Stored data entries:
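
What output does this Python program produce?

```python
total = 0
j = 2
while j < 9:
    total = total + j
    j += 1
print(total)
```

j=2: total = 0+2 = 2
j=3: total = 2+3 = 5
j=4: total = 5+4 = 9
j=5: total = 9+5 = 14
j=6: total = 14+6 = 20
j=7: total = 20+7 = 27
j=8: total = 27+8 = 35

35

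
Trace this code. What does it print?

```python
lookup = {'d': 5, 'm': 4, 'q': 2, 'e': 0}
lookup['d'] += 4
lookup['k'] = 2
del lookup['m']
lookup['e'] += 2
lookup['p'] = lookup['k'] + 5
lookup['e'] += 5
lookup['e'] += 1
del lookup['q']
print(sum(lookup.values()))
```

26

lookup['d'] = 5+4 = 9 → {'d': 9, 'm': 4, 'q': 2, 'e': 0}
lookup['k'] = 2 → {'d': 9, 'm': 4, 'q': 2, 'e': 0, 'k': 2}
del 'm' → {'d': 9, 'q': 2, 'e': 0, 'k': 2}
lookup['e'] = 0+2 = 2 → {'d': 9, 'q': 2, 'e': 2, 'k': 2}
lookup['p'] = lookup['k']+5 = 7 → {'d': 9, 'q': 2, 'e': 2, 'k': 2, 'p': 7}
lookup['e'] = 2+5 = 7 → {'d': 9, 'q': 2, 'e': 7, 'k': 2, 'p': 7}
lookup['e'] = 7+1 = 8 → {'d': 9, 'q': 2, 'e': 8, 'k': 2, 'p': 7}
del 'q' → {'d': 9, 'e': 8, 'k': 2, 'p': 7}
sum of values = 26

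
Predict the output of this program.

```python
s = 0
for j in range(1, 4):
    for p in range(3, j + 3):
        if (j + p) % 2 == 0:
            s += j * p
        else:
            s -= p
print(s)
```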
--
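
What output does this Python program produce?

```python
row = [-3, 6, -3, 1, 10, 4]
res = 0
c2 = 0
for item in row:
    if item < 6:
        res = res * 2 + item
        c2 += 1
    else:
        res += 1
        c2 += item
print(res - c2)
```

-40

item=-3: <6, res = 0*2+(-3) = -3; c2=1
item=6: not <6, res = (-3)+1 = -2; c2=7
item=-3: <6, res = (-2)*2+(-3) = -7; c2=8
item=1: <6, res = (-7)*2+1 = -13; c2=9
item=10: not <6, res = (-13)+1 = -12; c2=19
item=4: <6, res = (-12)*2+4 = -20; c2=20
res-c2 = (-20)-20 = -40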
--
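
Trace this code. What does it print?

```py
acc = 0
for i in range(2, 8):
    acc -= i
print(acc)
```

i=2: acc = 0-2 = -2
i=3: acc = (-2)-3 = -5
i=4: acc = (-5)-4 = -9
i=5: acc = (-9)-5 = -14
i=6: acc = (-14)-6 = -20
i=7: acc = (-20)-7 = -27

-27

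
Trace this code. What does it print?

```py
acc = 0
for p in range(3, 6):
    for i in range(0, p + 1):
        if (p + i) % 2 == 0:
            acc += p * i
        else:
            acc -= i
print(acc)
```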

-- TASK DETAILS --
Out of the records above, pull each line containing the word "range".

-- WRITTEN RESPONSE --
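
for j in range(1, 4):
    for p in range(3, j + 3):
for i in range(2, 8):
for p in range(3, 6):
    for i in range(0, p + 1):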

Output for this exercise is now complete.